- TASK DIRECTIONS
Would you return the entries below word for word?

[Collected data entries]
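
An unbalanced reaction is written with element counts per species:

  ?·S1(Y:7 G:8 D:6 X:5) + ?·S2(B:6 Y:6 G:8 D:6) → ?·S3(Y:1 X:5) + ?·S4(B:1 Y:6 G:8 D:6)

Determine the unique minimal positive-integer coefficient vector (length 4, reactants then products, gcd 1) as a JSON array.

Coefficients: [5, 1, 5, 6]

B: 5·0+1·6 = 6 | 5·0+6·1 = 6
Y: 5·7+1·6 = 41 | 5·1+6·6 = 41
G: 5·8+1·8 = 48 | 5·0+6·8 = 48
D: 5·6+1·6 = 36 | 5·0+6·6 = 36
X: 5·5+1·0 = 25 | 5·5+6·0 = 25
gcd(5,1,5,6) = 1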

- TASK RESULT
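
An unbalanced reaction is written with element counts per species:

  ?·S1(Y:7 G:8 D:6 X:5) + ?·S2(B:6 Y:6 G:8 D:6) → ?·S3(Y:1 X:5) + ?·S4(B:1 Y:6 G:8 D:6)

Determine the unique minimal positive-integer coefficient vector (length 4, reactants then products, gcd 1) as a JSON array.

Coefficients: [5, 1, 5, 6]

B: 5·0+1·6 = 6 | 5·0+6·1 = 6
Y: 5·7+1·6 = 41 | 5·1+6·6 = 41
G: 5·8+1·8 = 48 | 5·0+6·8 = 48
D: 5·6+1·6 = 36 | 5·0+6·6 = 36
X: 5·5+1·0 = 25 | 5·5+6·0 = 25
gcd(5,1,5,6) = 1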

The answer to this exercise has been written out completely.